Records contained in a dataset
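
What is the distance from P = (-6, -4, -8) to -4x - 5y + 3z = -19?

distance = |a·x₀ + b·y₀ + c·z₀ - d| / √(a² + b² + c²)
  = |(-4)·(-6) + (-5)·(-4) + 3·(-8) - (-19)| / √((-4)² + (-5)² + 3²)
  = |24 + 20 - 24 + 19| / √(16 + 25 + 9)
  = |39| / √50
  = 39 / 7.071
  ≈ 5.515

5.515


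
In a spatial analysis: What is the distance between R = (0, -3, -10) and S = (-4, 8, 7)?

d = √[(x₂-x₁)² + (y₂-y₁)² + (z₂-z₁)²]
  = √[(-4)² + 11² + 17²]
  = √[16 + 121 + 289]
  = √426
  ≈ 20.64

20.64


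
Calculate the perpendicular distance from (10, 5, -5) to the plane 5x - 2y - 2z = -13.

distance = |a·x₀ + b·y₀ + c·z₀ - d| / √(a² + b² + c²)
  = |5·10 + (-2)·5 + (-2)·(-5) - (-13)| / √(5² + (-2)² + (-2)²)
  = |50 - 10 + 10 + 13| / √(25 + 4 + 4)
  = |63| / √33
  = 63 / 5.745
  ≈ 10.97

10.97


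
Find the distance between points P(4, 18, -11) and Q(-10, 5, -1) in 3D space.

d = √[(x₂-x₁)² + (y₂-y₁)² + (z₂-z₁)²]
  = √[(-14)² + (-13)² + 10²]
  = √[196 + 169 + 100]
  = √465
  ≈ 21.56

21.56


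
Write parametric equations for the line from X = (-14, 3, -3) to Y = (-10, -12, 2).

Direction vector d = Y - X = (-10 + 14, -12 - 3, 2 + 3) = (4, -15, 5)
Parametric form r = X + t·d:
x = -14 + 4t, y = 3 - 15t, z = -3 + 5t

x = -14 + 4t, y = 3 - 15t, z = -3 + 5t


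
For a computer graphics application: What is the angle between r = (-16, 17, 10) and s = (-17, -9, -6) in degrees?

r·s = (-16)·(-17) + 17·(-9) + 10·(-6) = 272 - 153 - 60 = 59
|r| = √((-16)² + 17² + 10²) = √645 ≈ 25.4
|s| = √((-17)² + (-9)² + (-6)²) = √406 ≈ 20.15
cos θ = (r·s)/(|r||s|) = 59/(25.4·20.15) ≈ 0.1153
θ = arccos(0.1153) ≈ 83.38°

83.38°


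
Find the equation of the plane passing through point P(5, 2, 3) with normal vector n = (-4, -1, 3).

The plane through P with normal n = (a, b, c) satisfies n·(r - P) = 0,
i.e. ax + by + cz = a·x₀ + b·y₀ + c·z₀.
d = (-4)·5 + (-1)·2 + 3·3
  = -20 - 2 + 9
  = -13
Equation: -4x - y + 3z = -13

-4x - y + 3z = -13


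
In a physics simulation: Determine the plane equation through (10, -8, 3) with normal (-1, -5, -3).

The plane through P with normal n = (a, b, c) satisfies n·(r - P) = 0,
i.e. ax + by + cz = a·x₀ + b·y₀ + c·z₀.
d = (-1)·10 + (-5)·(-8) + (-3)·3
  = -10 + 40 - 9
  = 21
Equation: -x - 5y - 3z = 21

-x - 5y - 3z = 21


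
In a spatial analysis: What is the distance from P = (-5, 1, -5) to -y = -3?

distance = |a·x₀ + b·y₀ + c·z₀ - d| / √(a² + b² + c²)
  = |0·(-5) + (-1)·1 + 0·(-5) - (-3)| / √(0² + (-1)² + 0²)
  = |0 - 1 + 0 + 3| / √(0 + 1 + 0)
  = |2| / √1
  = 2 / 1
  ≈ 2

2


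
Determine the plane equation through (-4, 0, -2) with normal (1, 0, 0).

The plane through P with normal n = (a, b, c) satisfies n·(r - P) = 0,
i.e. ax + by + cz = a·x₀ + b·y₀ + c·z₀.
d = 1·(-4) + 0·0 + 0·(-2)
  = -4 + 0 + 0
  = -4
Equation: x = -4

x = -4


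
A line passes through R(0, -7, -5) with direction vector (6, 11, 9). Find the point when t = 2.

P(t) = R + t·d
  = (0 + 6·2, -7 + 11·2, -5 + 9·2)
  = (0 + 12, -7 + 22, -5 + 18)
  = (12, 15, 13)

(12, 15, 13)


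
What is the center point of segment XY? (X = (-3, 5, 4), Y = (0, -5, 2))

M = ((x₁+x₂)/2, (y₁+y₂)/2, (z₁+z₂)/2)
  = ((-3 + 0)/2, (5 - 5)/2, (4 + 2)/2)
  = (-3/2, 0/2, 6/2)
  = (-1.5, 0, 3)

(-1.5, 0, 3)


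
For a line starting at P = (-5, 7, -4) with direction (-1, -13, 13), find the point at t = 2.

P(t) = P + t·d
  = (-5 + (-1)·2, 7 + (-13)·2, -4 + 13·2)
  = (-5 - 2, 7 - 26, -4 + 26)
  = (-7, -19, 22)

(-7, -19, 22)


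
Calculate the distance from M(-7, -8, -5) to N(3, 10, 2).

d = √[(x₂-x₁)² + (y₂-y₁)² + (z₂-z₁)²]
  = √[10² + 18² + 7²]
  = √[100 + 324 + 49]
  = √473
  ≈ 21.75

21.75


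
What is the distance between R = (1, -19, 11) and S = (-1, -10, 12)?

d = √[(x₂-x₁)² + (y₂-y₁)² + (z₂-z₁)²]
  = √[(-2)² + 9² + 1²]
  = √[4 + 81 + 1]
  = √86
  ≈ 9.274

9.274


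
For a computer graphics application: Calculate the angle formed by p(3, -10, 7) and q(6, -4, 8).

p·q = 3·6 + (-10)·(-4) + 7·8 = 18 + 40 + 56 = 114
|p| = √(3² + (-10)² + 7²) = √158 ≈ 12.57
|q| = √(6² + (-4)² + 8²) = √116 ≈ 10.77
cos θ = (p·q)/(|p||q|) = 114/(12.57·10.77) ≈ 0.8421
θ = arccos(0.8421) ≈ 32.64°

32.64°


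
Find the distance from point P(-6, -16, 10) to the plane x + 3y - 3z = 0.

distance = |a·x₀ + b·y₀ + c·z₀ - d| / √(a² + b² + c²)
  = |1·(-6) + 3·(-16) + (-3)·10 - 0| / √(1² + 3² + (-3)²)
  = |-6 - 48 - 30 + 0| / √(1 + 9 + 9)
  = |-84| / √19
  = 84 / 4.359
  ≈ 19.27

19.27


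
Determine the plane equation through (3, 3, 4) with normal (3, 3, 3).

The plane through P with normal n = (a, b, c) satisfies n·(r - P) = 0,
i.e. ax + by + cz = a·x₀ + b·y₀ + c·z₀.
d = 3·3 + 3·3 + 3·4
  = 9 + 9 + 12
  = 30
Equation: 3x + 3y + 3z = 30

3x + 3y + 3z = 30


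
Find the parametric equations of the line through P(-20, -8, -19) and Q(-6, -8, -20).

Direction vector d = Q - P = (-6 + 20, -8 + 8, -20 + 19) = (14, 0, -1)
Parametric form r = P + t·d:
x = -20 + 14t, y = -8, z = -19 - t

x = -20 + 14t, y = -8, z = -19 - t


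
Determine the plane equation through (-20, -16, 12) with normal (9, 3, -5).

The plane through P with normal n = (a, b, c) satisfies n·(r - P) = 0,
i.e. ax + by + cz = a·x₀ + b·y₀ + c·z₀.
d = 9·(-20) + 3·(-16) + (-5)·12
  = -180 - 48 - 60
  = -288
Equation: 9x + 3y - 5z = -288

9x + 3y - 5z = -288


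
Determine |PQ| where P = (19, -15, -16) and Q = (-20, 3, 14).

d = √[(x₂-x₁)² + (y₂-y₁)² + (z₂-z₁)²]
  = √[(-39)² + 18² + 30²]
  = √[1521 + 324 + 900]
  = √2745
  ≈ 52.39

52.39


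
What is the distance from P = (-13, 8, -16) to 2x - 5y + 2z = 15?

distance = |a·x₀ + b·y₀ + c·z₀ - d| / √(a² + b² + c²)
  = |2·(-13) + (-5)·8 + 2·(-16) - 15| / √(2² + (-5)² + 2²)
  = |-26 - 40 - 32 - 15| / √(4 + 25 + 4)
  = |-113| / √33
  = 113 / 5.745
  ≈ 19.67

19.67


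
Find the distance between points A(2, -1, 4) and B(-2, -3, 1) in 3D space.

d = √[(x₂-x₁)² + (y₂-y₁)² + (z₂-z₁)²]
  = √[(-4)² + (-2)² + (-3)²]
  = √[16 + 4 + 9]
  = √29
  ≈ 5.385

5.385


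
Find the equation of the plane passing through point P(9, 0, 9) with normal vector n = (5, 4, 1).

The plane through P with normal n = (a, b, c) satisfies n·(r - P) = 0,
i.e. ax + by + cz = a·x₀ + b·y₀ + c·z₀.
d = 5·9 + 4·0 + 1·9
  = 45 + 0 + 9
  = 54
Equation: 5x + 4y + z = 54

5x + 4y + z = 54


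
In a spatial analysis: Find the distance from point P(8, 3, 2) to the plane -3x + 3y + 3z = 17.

distance = |a·x₀ + b·y₀ + c·z₀ - d| / √(a² + b² + c²)
  = |(-3)·8 + 3·3 + 3·2 - 17| / √((-3)² + 3² + 3²)
  = |-24 + 9 + 6 - 17| / √(9 + 9 + 9)
  = |-26| / √27
  = 26 / 5.196
  ≈ 5.004

5.004


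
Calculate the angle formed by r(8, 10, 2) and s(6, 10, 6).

r·s = 8·6 + 10·10 + 2·6 = 48 + 100 + 12 = 160
|r| = √(8² + 10² + 2²) = √168 ≈ 12.96
|s| = √(6² + 10² + 6²) = √172 ≈ 13.11
cos θ = (r·s)/(|r||s|) = 160/(12.96·13.11) ≈ 0.9412
θ = arccos(0.9412) ≈ 19.74°

19.74°


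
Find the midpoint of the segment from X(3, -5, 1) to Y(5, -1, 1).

M = ((x₁+x₂)/2, (y₁+y₂)/2, (z₁+z₂)/2)
  = ((3 + 5)/2, (-5 - 1)/2, (1 + 1)/2)
  = (8/2, -6/2, 2/2)
  = (4, -3, 1)

(4, -3, 1)


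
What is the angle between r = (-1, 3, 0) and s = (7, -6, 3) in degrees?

r·s = (-1)·7 + 3·(-6) + 0·3 = -7 - 18 + 0 = -25
|r| = √((-1)² + 3² + 0²) = √10 ≈ 3.162
|s| = √(7² + (-6)² + 3²) = √94 ≈ 9.695
cos θ = (r·s)/(|r||s|) = -25/(3.162·9.695) ≈ -0.8154
θ = arccos(-0.8154) ≈ 144.6°

144.6°


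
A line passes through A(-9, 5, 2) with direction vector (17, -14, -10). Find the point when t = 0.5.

P(t) = A + t·d
  = (-9 + 17·0.5, 5 + (-14)·0.5, 2 + (-10)·0.5)
  = (-9 + 8.5, 5 - 7, 2 - 5)
  = (-0.5, -2, -3)

(-0.5, -2, -3)


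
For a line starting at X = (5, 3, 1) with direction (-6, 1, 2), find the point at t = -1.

P(t) = X + t·d
  = (5 + (-6)·(-1), 3 + 1·(-1), 1 + 2·(-1))
  = (5 + 6, 3 - 1, 1 - 2)
  = (11, 2, -1)

(11, 2, -1)


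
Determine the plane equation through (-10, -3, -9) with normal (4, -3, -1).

The plane through P with normal n = (a, b, c) satisfies n·(r - P) = 0,
i.e. ax + by + cz = a·x₀ + b·y₀ + c·z₀.
d = 4·(-10) + (-3)·(-3) + (-1)·(-9)
  = -40 + 9 + 9
  = -22
Equation: 4x - 3y - z = -22

4x - 3y - z = -22


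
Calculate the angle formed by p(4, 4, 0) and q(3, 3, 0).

p·q = 4·3 + 4·3 + 0·0 = 12 + 12 + 0 = 24
|p| = √(4² + 4² + 0²) = √32 ≈ 5.657
|q| = √(3² + 3² + 0²) = √18 ≈ 4.243
cos θ = (p·q)/(|p||q|) = 24/(5.657·4.243) ≈ 1
θ = arccos(1) ≈ 0°

0°


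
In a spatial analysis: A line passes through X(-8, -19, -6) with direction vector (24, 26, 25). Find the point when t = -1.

P(t) = X + t·d
  = (-8 + 24·(-1), -19 + 26·(-1), -6 + 25·(-1))
  = (-8 - 24, -19 - 26, -6 - 25)
  = (-32, -45, -31)

(-32, -45, -31)


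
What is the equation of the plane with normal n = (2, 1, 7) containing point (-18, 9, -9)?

The plane through P with normal n = (a, b, c) satisfies n·(r - P) = 0,
i.e. ax + by + cz = a·x₀ + b·y₀ + c·z₀.
d = 2·(-18) + 1·9 + 7·(-9)
  = -36 + 9 - 63
  = -90
Equation: 2x + y + 7z = -90

2x + y + 7z = -90


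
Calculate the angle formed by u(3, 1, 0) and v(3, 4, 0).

u·v = 3·3 + 1·4 + 0·0 = 9 + 4 + 0 = 13
|u| = √(3² + 1² + 0²) = √10 ≈ 3.162
|v| = √(3² + 4² + 0²) = √25 ≈ 5
cos θ = (u·v)/(|u||v|) = 13/(3.162·5) ≈ 0.8222
θ = arccos(0.8222) ≈ 34.7°

34.7°


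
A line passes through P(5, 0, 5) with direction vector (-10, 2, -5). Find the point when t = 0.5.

P(t) = P + t·d
  = (5 + (-10)·0.5, 0 + 2·0.5, 5 + (-5)·0.5)
  = (5 - 5, 0 + 1, 5 - 2.5)
  = (0, 1, 2.5)

(0, 1, 2.5)


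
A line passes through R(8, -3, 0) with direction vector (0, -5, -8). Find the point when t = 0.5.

P(t) = R + t·d
  = (8 + 0·0.5, -3 + (-5)·0.5, 0 + (-8)·0.5)
  = (8 + 0, -3 - 2.5, 0 - 4)
  = (8, -5.5, -4)

(8, -5.5, -4)


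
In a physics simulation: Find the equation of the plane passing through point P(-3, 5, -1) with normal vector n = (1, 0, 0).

The plane through P with normal n = (a, b, c) satisfies n·(r - P) = 0,
i.e. ax + by + cz = a·x₀ + b·y₀ + c·z₀.
d = 1·(-3) + 0·5 + 0·(-1)
  = -3 + 0 + 0
  = -3
Equation: x = -3

x = -3


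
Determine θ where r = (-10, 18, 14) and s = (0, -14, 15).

r·s = (-10)·0 + 18·(-14) + 14·15 = 0 - 252 + 210 = -42
|r| = √((-10)² + 18² + 14²) = √620 ≈ 24.9
|s| = √(0² + (-14)² + 15²) = √421 ≈ 20.52
cos θ = (r·s)/(|r||s|) = -42/(24.9·20.52) ≈ -0.08221
θ = arccos(-0.08221) ≈ 94.72°

94.72°


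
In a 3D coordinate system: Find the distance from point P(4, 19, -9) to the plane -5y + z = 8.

distance = |a·x₀ + b·y₀ + c·z₀ - d| / √(a² + b² + c²)
  = |0·4 + (-5)·19 + 1·(-9) - 8| / √(0² + (-5)² + 1²)
  = |0 - 95 - 9 - 8| / √(0 + 25 + 1)
  = |-112| / √26
  = 112 / 5.099
  ≈ 21.97

21.97


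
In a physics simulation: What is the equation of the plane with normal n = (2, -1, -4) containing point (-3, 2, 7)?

The plane through P with normal n = (a, b, c) satisfies n·(r - P) = 0,
i.e. ax + by + cz = a·x₀ + b·y₀ + c·z₀.
d = 2·(-3) + (-1)·2 + (-4)·7
  = -6 - 2 - 28
  = -36
Equation: 2x - y - 4z = -36

2x - y - 4z = -36


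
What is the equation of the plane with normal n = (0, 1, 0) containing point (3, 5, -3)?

The plane through P with normal n = (a, b, c) satisfies n·(r - P) = 0,
i.e. ax + by + cz = a·x₀ + b·y₀ + c·z₀.
d = 0·3 + 1·5 + 0·(-3)
  = 0 + 5 + 0
  = 5
Equation: y = 5

y = 5


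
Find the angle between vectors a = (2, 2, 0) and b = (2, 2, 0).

a·b = 2·2 + 2·2 + 0·0 = 4 + 4 + 0 = 8
|a| = √(2² + 2² + 0²) = √8 ≈ 2.828
|b| = √(2² + 2² + 0²) = √8 ≈ 2.828
cos θ = (a·b)/(|a||b|) = 8/(2.828·2.828) ≈ 1
θ = arccos(1) ≈ 0°

0°


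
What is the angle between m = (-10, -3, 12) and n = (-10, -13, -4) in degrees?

m·n = (-10)·(-10) + (-3)·(-13) + 12·(-4) = 100 + 39 - 48 = 91
|m| = √((-10)² + (-3)² + 12²) = √253 ≈ 15.91
|n| = √((-10)² + (-13)² + (-4)²) = √285 ≈ 16.88
cos θ = (m·n)/(|m||n|) = 91/(15.91·16.88) ≈ 0.3389
θ = arccos(0.3389) ≈ 70.19°

70.19°


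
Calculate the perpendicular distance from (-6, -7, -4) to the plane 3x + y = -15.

distance = |a·x₀ + b·y₀ + c·z₀ - d| / √(a² + b² + c²)
  = |3·(-6) + 1·(-7) + 0·(-4) - (-15)| / √(3² + 1² + 0²)
  = |-18 - 7 + 0 + 15| / √(9 + 1 + 0)
  = |-10| / √10
  = 10 / 3.162
  ≈ 3.162

3.162


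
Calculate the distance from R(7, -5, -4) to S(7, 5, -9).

d = √[(x₂-x₁)² + (y₂-y₁)² + (z₂-z₁)²]
  = √[0² + 10² + (-5)²]
  = √[0 + 100 + 25]
  = √125
  ≈ 11.18

11.18


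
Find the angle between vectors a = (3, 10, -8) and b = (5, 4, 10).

a·b = 3·5 + 10·4 + (-8)·10 = 15 + 40 - 80 = -25
|a| = √(3² + 10² + (-8)²) = √173 ≈ 13.15
|b| = √(5² + 4² + 10²) = √141 ≈ 11.87
cos θ = (a·b)/(|a||b|) = -25/(13.15·11.87) ≈ -0.1601
θ = arccos(-0.1601) ≈ 99.21°

99.21°


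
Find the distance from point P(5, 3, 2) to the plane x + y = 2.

distance = |a·x₀ + b·y₀ + c·z₀ - d| / √(a² + b² + c²)
  = |1·5 + 1·3 + 0·2 - 2| / √(1² + 1² + 0²)
  = |5 + 3 + 0 - 2| / √(1 + 1 + 0)
  = |6| / √2
  = 6 / 1.414
  ≈ 4.243

4.243


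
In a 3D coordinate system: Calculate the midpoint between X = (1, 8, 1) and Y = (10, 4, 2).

M = ((x₁+x₂)/2, (y₁+y₂)/2, (z₁+z₂)/2)
  = ((1 + 10)/2, (8 + 4)/2, (1 + 2)/2)
  = (11/2, 12/2, 3/2)
  = (5.5, 6, 1.5)

(5.5, 6, 1.5)


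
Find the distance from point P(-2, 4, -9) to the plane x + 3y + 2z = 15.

distance = |a·x₀ + b·y₀ + c·z₀ - d| / √(a² + b² + c²)
  = |1·(-2) + 3·4 + 2·(-9) - 15| / √(1² + 3² + 2²)
  = |-2 + 12 - 18 - 15| / √(1 + 9 + 4)
  = |-23| / √14
  = 23 / 3.742
  ≈ 6.147

6.147


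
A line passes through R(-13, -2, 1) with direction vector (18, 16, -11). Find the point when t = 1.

P(t) = R + t·d
  = (-13 + 18·1, -2 + 16·1, 1 + (-11)·1)
  = (-13 + 18, -2 + 16, 1 - 11)
  = (5, 14, -10)

(5, 14, -10)


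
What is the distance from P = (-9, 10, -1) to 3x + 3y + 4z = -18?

distance = |a·x₀ + b·y₀ + c·z₀ - d| / √(a² + b² + c²)
  = |3·(-9) + 3·10 + 4·(-1) - (-18)| / √(3² + 3² + 4²)
  = |-27 + 30 - 4 + 18| / √(9 + 9 + 16)
  = |17| / √34
  = 17 / 5.831
  ≈ 2.915

2.915


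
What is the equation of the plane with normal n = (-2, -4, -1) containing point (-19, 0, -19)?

The plane through P with normal n = (a, b, c) satisfies n·(r - P) = 0,
i.e. ax + by + cz = a·x₀ + b·y₀ + c·z₀.
d = (-2)·(-19) + (-4)·0 + (-1)·(-19)
  = 38 + 0 + 19
  = 57
Equation: -2x - 4y - z = 57

-2x - 4y - z = 57


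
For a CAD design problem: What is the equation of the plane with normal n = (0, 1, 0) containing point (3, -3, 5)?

The plane through P with normal n = (a, b, c) satisfies n·(r - P) = 0,
i.e. ax + by + cz = a·x₀ + b·y₀ + c·z₀.
d = 0·3 + 1·(-3) + 0·5
  = 0 - 3 + 0
  = -3
Equation: y = -3

y = -3


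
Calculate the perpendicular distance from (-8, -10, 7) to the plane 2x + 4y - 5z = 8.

distance = |a·x₀ + b·y₀ + c·z₀ - d| / √(a² + b² + c²)
  = |2·(-8) + 4·(-10) + (-5)·7 - 8| / √(2² + 4² + (-5)²)
  = |-16 - 40 - 35 - 8| / √(4 + 16 + 25)
  = |-99| / √45
  = 99 / 6.708
  ≈ 14.76

14.76


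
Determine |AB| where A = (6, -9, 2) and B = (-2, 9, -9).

d = √[(x₂-x₁)² + (y₂-y₁)² + (z₂-z₁)²]
  = √[(-8)² + 18² + (-11)²]
  = √[64 + 324 + 121]
  = √509
  ≈ 22.56

22.56


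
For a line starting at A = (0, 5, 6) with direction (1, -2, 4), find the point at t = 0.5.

P(t) = A + t·d
  = (0 + 1·0.5, 5 + (-2)·0.5, 6 + 4·0.5)
  = (0 + 0.5, 5 - 1, 6 + 2)
  = (0.5, 4, 8)

(0.5, 4, 8)


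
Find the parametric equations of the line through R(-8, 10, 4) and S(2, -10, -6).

Direction vector d = S - R = (2 + 8, -10 - 10, -6 - 4) = (10, -20, -10)
Parametric form r = R + t·d:
x = -8 + 10t, y = 10 - 20t, z = 4 - 10t

x = -8 + 10t, y = 10 - 20t, z = 4 - 10t


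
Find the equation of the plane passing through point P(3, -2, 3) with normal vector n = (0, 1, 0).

The plane through P with normal n = (a, b, c) satisfies n·(r - P) = 0,
i.e. ax + by + cz = a·x₀ + b·y₀ + c·z₀.
d = 0·3 + 1·(-2) + 0·3
  = 0 - 2 + 0
  = -2
Equation: y = -2

y = -2


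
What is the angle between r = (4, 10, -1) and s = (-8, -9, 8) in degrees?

r·s = 4·(-8) + 10·(-9) + (-1)·8 = -32 - 90 - 8 = -130
|r| = √(4² + 10² + (-1)²) = √117 ≈ 10.82
|s| = √((-8)² + (-9)² + 8²) = √209 ≈ 14.46
cos θ = (r·s)/(|r||s|) = -130/(10.82·14.46) ≈ -0.8313
θ = arccos(-0.8313) ≈ 146.2°

146.2°


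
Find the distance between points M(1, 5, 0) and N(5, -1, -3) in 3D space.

d = √[(x₂-x₁)² + (y₂-y₁)² + (z₂-z₁)²]
  = √[4² + (-6)² + (-3)²]
  = √[16 + 36 + 9]
  = √61
  ≈ 7.81

7.81


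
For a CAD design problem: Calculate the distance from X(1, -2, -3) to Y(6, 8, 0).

d = √[(x₂-x₁)² + (y₂-y₁)² + (z₂-z₁)²]
  = √[5² + 10² + 3²]
  = √[25 + 100 + 9]
  = √134
  ≈ 11.58

11.58


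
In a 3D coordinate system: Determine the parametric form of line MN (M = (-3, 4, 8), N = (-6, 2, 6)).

Direction vector d = N - M = (-6 + 3, 2 - 4, 6 - 8) = (-3, -2, -2)
Parametric form r = M + t·d:
x = -3 - 3t, y = 4 - 2t, z = 8 - 2t

x = -3 - 3t, y = 4 - 2t, z = 8 - 2t


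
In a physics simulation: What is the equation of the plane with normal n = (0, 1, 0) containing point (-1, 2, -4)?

The plane through P with normal n = (a, b, c) satisfies n·(r - P) = 0,
i.e. ax + by + cz = a·x₀ + b·y₀ + c·z₀.
d = 0·(-1) + 1·2 + 0·(-4)
  = 0 + 2 + 0
  = 2
Equation: y = 2

y = 2


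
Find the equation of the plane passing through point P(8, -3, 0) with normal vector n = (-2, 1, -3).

The plane through P with normal n = (a, b, c) satisfies n·(r - P) = 0,
i.e. ax + by + cz = a·x₀ + b·y₀ + c·z₀.
d = (-2)·8 + 1·(-3) + (-3)·0
  = -16 - 3 + 0
  = -19
Equation: -2x + y - 3z = -19

-2x + y - 3z = -19


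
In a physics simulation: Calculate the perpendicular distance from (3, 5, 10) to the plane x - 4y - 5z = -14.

distance = |a·x₀ + b·y₀ + c·z₀ - d| / √(a² + b² + c²)
  = |1·3 + (-4)·5 + (-5)·10 - (-14)| / √(1² + (-4)² + (-5)²)
  = |3 - 20 - 50 + 14| / √(1 + 16 + 25)
  = |-53| / √42
  = 53 / 6.481
  ≈ 8.178

8.178


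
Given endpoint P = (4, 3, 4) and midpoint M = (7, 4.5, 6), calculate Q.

Q = 2M - P
  = (2·7 - 4, 2·4.5 - 3, 2·6 - 4)
  = (14 - 4, 9 - 3, 12 - 4)
  = (10, 6, 8)

(10, 6, 8)


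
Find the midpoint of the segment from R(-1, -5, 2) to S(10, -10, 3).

M = ((x₁+x₂)/2, (y₁+y₂)/2, (z₁+z₂)/2)
  = ((-1 + 10)/2, (-5 - 10)/2, (2 + 3)/2)
  = (9/2, -15/2, 5/2)
  = (4.5, -7.5, 2.5)

(4.5, -7.5, 2.5)


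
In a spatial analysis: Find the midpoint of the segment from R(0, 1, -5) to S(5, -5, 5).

M = ((x₁+x₂)/2, (y₁+y₂)/2, (z₁+z₂)/2)
  = ((0 + 5)/2, (1 - 5)/2, (-5 + 5)/2)
  = (5/2, -4/2, 0/2)
  = (2.5, -2, 0)

(2.5, -2, 0)


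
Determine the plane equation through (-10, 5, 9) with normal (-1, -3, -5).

The plane through P with normal n = (a, b, c) satisfies n·(r - P) = 0,
i.e. ax + by + cz = a·x₀ + b·y₀ + c·z₀.
d = (-1)·(-10) + (-3)·5 + (-5)·9
  = 10 - 15 - 45
  = -50
Equation: -x - 3y - 5z = -50

-x - 3y - 5z = -50


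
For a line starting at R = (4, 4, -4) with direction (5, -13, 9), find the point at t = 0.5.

P(t) = R + t·d
  = (4 + 5·0.5, 4 + (-13)·0.5, -4 + 9·0.5)
  = (4 + 2.5, 4 - 6.5, -4 + 4.5)
  = (6.5, -2.5, 0.5)

(6.5, -2.5, 0.5)


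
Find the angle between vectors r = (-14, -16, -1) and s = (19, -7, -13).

r·s = (-14)·19 + (-16)·(-7) + (-1)·(-13) = -266 + 112 + 13 = -141
|r| = √((-14)² + (-16)² + (-1)²) = √453 ≈ 21.28
|s| = √(19² + (-7)² + (-13)²) = √579 ≈ 24.06
cos θ = (r·s)/(|r||s|) = -141/(21.28·24.06) ≈ -0.2753
θ = arccos(-0.2753) ≈ 106°

106°


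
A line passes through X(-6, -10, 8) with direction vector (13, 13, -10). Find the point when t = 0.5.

P(t) = X + t·d
  = (-6 + 13·0.5, -10 + 13·0.5, 8 + (-10)·0.5)
  = (-6 + 6.5, -10 + 6.5, 8 - 5)
  = (0.5, -3.5, 3)

(0.5, -3.5, 3)


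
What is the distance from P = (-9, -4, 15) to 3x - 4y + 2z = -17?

distance = |a·x₀ + b·y₀ + c·z₀ - d| / √(a² + b² + c²)
  = |3·(-9) + (-4)·(-4) + 2·15 - (-17)| / √(3² + (-4)² + 2²)
  = |-27 + 16 + 30 + 17| / √(9 + 16 + 4)
  = |36| / √29
  = 36 / 5.385
  ≈ 6.685

6.685


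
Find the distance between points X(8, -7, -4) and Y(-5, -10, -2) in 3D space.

d = √[(x₂-x₁)² + (y₂-y₁)² + (z₂-z₁)²]
  = √[(-13)² + (-3)² + 2²]
  = √[169 + 9 + 4]
  = √182
  ≈ 13.49

13.49


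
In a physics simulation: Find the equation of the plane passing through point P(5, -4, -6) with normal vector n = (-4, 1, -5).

The plane through P with normal n = (a, b, c) satisfies n·(r - P) = 0,
i.e. ax + by + cz = a·x₀ + b·y₀ + c·z₀.
d = (-4)·5 + 1·(-4) + (-5)·(-6)
  = -20 - 4 + 30
  = 6
Equation: -4x + y - 5z = 6

-4x + y - 5z = 6


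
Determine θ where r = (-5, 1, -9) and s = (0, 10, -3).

r·s = (-5)·0 + 1·10 + (-9)·(-3) = 0 + 10 + 27 = 37
|r| = √((-5)² + 1² + (-9)²) = √107 ≈ 10.34
|s| = √(0² + 10² + (-3)²) = √109 ≈ 10.44
cos θ = (r·s)/(|r||s|) = 37/(10.34·10.44) ≈ 0.3426
θ = arccos(0.3426) ≈ 69.96°

69.96°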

**WORK TO BE COMPLETED:**
Beginning with the line that holds "What is the distance from P = (-9, -4, 15)", restate word for word every line down to the end of the data, and only those lines.

**SOLUTION:**
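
What is the distance from P = (-9, -4, 15) to 3x - 4y + 2z = -17?

distance = |a·x₀ + b·y₀ + c·z₀ - d| / √(a² + b² + c²)
  = |3·(-9) + (-4)·(-4) + 2·15 - (-17)| / √(3² + (-4)² + 2²)
  = |-27 + 16 + 30 + 17| / √(9 + 16 + 4)
  = |36| / √29
  = 36 / 5.385
  ≈ 6.685

6.685


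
Find the distance between points X(8, -7, -4) and Y(-5, -10, -2) in 3D space.

d = √[(x₂-x₁)² + (y₂-y₁)² + (z₂-z₁)²]
  = √[(-13)² + (-3)² + 2²]
  = √[169 + 9 + 4]
  = √182
  ≈ 13.49

13.49


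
In a physics simulation: Find the equation of the plane passing through point P(5, -4, -6) with normal vector n = (-4, 1, -5).

The plane through P with normal n = (a, b, c) satisfies n·(r - P) = 0,
i.e. ax + by + cz = a·x₀ + b·y₀ + c·z₀.
d = (-4)·5 + 1·(-4) + (-5)·(-6)
  = -20 - 4 + 30
  = 6
Equation: -4x + y - 5z = 6

-4x + y - 5z = 6


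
Determine θ where r = (-5, 1, -9) and s = (0, 10, -3).

r·s = (-5)·0 + 1·10 + (-9)·(-3) = 0 + 10 + 27 = 37
|r| = √((-5)² + 1² + (-9)²) = √107 ≈ 10.34
|s| = √(0² + 10² + (-3)²) = √109 ≈ 10.44
cos θ = (r·s)/(|r||s|) = 37/(10.34·10.44) ≈ 0.3426
θ = arccos(0.3426) ≈ 69.96°

69.96°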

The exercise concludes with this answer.